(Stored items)
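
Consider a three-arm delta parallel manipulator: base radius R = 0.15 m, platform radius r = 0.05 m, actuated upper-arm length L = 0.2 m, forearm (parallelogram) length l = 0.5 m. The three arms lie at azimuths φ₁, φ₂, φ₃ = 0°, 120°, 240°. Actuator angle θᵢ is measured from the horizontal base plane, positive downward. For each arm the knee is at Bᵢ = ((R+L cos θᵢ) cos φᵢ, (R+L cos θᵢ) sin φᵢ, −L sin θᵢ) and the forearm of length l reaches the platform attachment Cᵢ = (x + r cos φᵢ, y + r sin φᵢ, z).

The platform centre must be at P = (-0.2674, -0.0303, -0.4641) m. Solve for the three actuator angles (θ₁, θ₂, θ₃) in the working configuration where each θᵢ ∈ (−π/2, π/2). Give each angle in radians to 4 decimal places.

arm 1 (φ=0.0°): x'=-0.2674, y'=-0.0303
  e−x'=0.3674;  (l²−L²−(e−x')²−y'²−z²)/2L = -0.3532
  √(A²+B²)=0.5919;  θ1 = -0.9012+2.2102 ≈ 1.3091
arm 2 (φ=120.0°): x'=0.1075, y'=0.2467
  A=-0.0075, B=-0.4641, C=(l²−L²−A²−y'²−z²)/(2L)=-0.1658
  θ2 = atan2(B,A) + arccos(C/0.4642) = 0.3492
φ3=240.0° → target in arm frame (0.1599, -0.2164)
  A cos θ + B sin θ = C:  -0.0599·cos θ + -0.4641·sin θ = -0.1396
  γ=atan2(-0.4641,-0.0599)=-1.6992;  ψ=arccos(-0.2982)=1.8736;  θ3=γ+ψ≈0.1744

θ₁ = 1.3091, θ₂ = 0.3492, θ₃ = 0.1744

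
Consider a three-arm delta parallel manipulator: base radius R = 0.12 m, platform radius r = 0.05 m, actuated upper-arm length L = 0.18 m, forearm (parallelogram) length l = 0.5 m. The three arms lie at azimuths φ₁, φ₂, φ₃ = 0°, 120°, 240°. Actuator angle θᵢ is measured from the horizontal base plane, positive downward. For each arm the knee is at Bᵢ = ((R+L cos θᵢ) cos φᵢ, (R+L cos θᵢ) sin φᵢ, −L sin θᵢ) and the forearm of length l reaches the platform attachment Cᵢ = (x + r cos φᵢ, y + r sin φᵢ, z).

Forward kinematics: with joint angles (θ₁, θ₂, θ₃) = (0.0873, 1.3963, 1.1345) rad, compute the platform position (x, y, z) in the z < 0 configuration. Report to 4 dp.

(0.2855, -0.0780, -0.5082)

O1 = (0.2493·cos0.0°, 0.2493·sin0.0°, -0.0157) = (0.2493, 0.0000, -0.0157)
φ2=120.0°: virtual centre (-0.0506, 0.0877, -0.1773), radius l
φ3=240.0°: virtual centre (-0.0730, -0.1265, -0.1631), radius l
eliminate P² terms by subtracting sphere 1 from 2 and 3
linear system: -0.5999x+0.1754y = -0.0207−-0.3231z; -0.6447x+-0.2530y = -0.0145−-0.2949z
Cramer: x(z) = 0.0294-0.5040z;  y(z) = -0.0177+0.1187z
into |P−O₁|² = l²: 1.2681z² + 0.2489z + -0.2011 = 0;  Δ = 1.0818;  z = -0.5082 or 0.3120 → z<0 root = -0.5082
x = 0.2855, y = -0.0780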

AIM OF THE TASK:
Write out the data above again, word for word.

RESULT OF THE EXERCISE:
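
Consider a three-arm delta parallel manipulator: base radius R = 0.15 m, platform radius r = 0.05 m, actuated upper-arm length L = 0.2 m, forearm (parallelogram) length l = 0.5 m. The three arms lie at azimuths φ₁, φ₂, φ₃ = 0°, 120°, 240°. Actuator angle θᵢ is measured from the horizontal base plane, positive downward. For each arm the knee is at Bᵢ = ((R+L cos θᵢ) cos φᵢ, (R+L cos θᵢ) sin φᵢ, −L sin θᵢ) and the forearm of length l reaches the platform attachment Cᵢ = (x + r cos φᵢ, y + r sin φᵢ, z).

The platform centre must be at P = (-0.2674, -0.0303, -0.4641) m. Solve for the three actuator angles (θ₁, θ₂, θ₃) in the working configuration where each θᵢ ∈ (−π/2, π/2). Give each angle in radians to 4 decimal places.

arm 1 (φ=0.0°): x'=-0.2674, y'=-0.0303
  e−x'=0.3674;  (l²−L²−(e−x')²−y'²−z²)/2L = -0.3532
  √(A²+B²)=0.5919;  θ1 = -0.9012+2.2102 ≈ 1.3091
arm 2 (φ=120.0°): x'=0.1075, y'=0.2467
  A=-0.0075, B=-0.4641, C=(l²−L²−A²−y'²−z²)/(2L)=-0.1658
  θ2 = atan2(B,A) + arccos(C/0.4642) = 0.3492
φ3=240.0° → target in arm frame (0.1599, -0.2164)
  A cos θ + B sin θ = C:  -0.0599·cos θ + -0.4641·sin θ = -0.1396
  γ=atan2(-0.4641,-0.0599)=-1.6992;  ψ=arccos(-0.2982)=1.8736;  θ3=γ+ψ≈0.1744

θ₁ = 1.3091, θ₂ = 0.3492, θ₃ = 0.1744

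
Consider a three-arm delta parallel manipulator: base radius R = 0.12 m, platform radius r = 0.05 m, actuated upper-arm length L = 0.18 m, forearm (parallelogram) length l = 0.5 m. The three arms lie at azimuths φ₁, φ₂, φ₃ = 0°, 120°, 240°. Actuator angle θᵢ is measured from the horizontal base plane, positive downward. For each arm the knee is at Bᵢ = ((R+L cos θᵢ) cos φᵢ, (R+L cos θᵢ) sin φᵢ, −L sin θᵢ) and the forearm of length l reaches the platform attachment Cᵢ = (x + r cos φᵢ, y + r sin φᵢ, z).

Forward kinematics: with joint angles (θ₁, θ₂, θ₃) = (0.0873, 1.3963, 1.1345) rad, compute the platform position (x, y, z) in the z < 0 configuration. Report to 4 dp.

(0.2855, -0.0780, -0.5082)

O1 = (0.2493·cos0.0°, 0.2493·sin0.0°, -0.0157) = (0.2493, 0.0000, -0.0157)
φ2=120.0°: virtual centre (-0.0506, 0.0877, -0.1773), radius l
φ3=240.0°: virtual centre (-0.0730, -0.1265, -0.1631), radius l
eliminate P² terms by subtracting sphere 1 from 2 and 3
linear system: -0.5999x+0.1754y = -0.0207−-0.3231z; -0.6447x+-0.2530y = -0.0145−-0.2949z
Cramer: x(z) = 0.0294-0.5040z;  y(z) = -0.0177+0.1187z
into |P−O₁|² = l²: 1.2681z² + 0.2489z + -0.2011 = 0;  Δ = 1.0818;  z = -0.5082 or 0.3120 → z<0 root = -0.5082
x = 0.2855, y = -0.0780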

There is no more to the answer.